TASK GOAL:
Lines before the one containing "Start with the" are not wanted. Transcribe that line and all after it exactly, to the end of the entries.

(Collected data entries)

___

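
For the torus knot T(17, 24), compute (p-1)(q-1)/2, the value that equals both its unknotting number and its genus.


For a torus knot T(p,q), both the unknotting number and genus equal (p-1)(q-1)/2.
= (17-1)(24-1)/2
= 16*23/2
= 368/2 = 184

184


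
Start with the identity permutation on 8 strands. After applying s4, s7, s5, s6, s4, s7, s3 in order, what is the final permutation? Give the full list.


Starting with identity [1, 2, 3, 4, 5, 6, 7, 8].
Apply generators in sequence:
  After s4: [1, 2, 3, 5, 4, 6, 7, 8]
  After s7: [1, 2, 3, 5, 4, 6, 8, 7]
  After s5: [1, 2, 3, 5, 6, 4, 8, 7]
  After s6: [1, 2, 3, 5, 6, 8, 4, 7]
  After s4: [1, 2, 3, 6, 5, 8, 4, 7]
  After s7: [1, 2, 3, 6, 5, 8, 7, 4]
  After s3: [1, 2, 6, 3, 5, 8, 7, 4]
Final permutation: [1, 2, 6, 3, 5, 8, 7, 4]

[1, 2, 6, 3, 5, 8, 7, 4]


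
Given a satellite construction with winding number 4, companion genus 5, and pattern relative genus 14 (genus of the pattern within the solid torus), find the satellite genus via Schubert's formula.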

___

ANSWER BELOW:
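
Start with the identity permutation on 8 strands. After applying s4, s7, s5, s6, s4, s7, s3 in order, what is the final permutation? Give the full list.


Starting with identity [1, 2, 3, 4, 5, 6, 7, 8].
Apply generators in sequence:
  After s4: [1, 2, 3, 5, 4, 6, 7, 8]
  After s7: [1, 2, 3, 5, 4, 6, 8, 7]
  After s5: [1, 2, 3, 5, 6, 4, 8, 7]
  After s6: [1, 2, 3, 5, 6, 8, 4, 7]
  After s4: [1, 2, 3, 6, 5, 8, 4, 7]
  After s7: [1, 2, 3, 6, 5, 8, 7, 4]
  After s3: [1, 2, 6, 3, 5, 8, 7, 4]
Final permutation: [1, 2, 6, 3, 5, 8, 7, 4]

[1, 2, 6, 3, 5, 8, 7, 4]


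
Given a satellite construction with winding number 4, companion genus 5, and pattern relative genus 14 (genus of the pattern within the solid torus), find the satellite genus via Schubert's formula.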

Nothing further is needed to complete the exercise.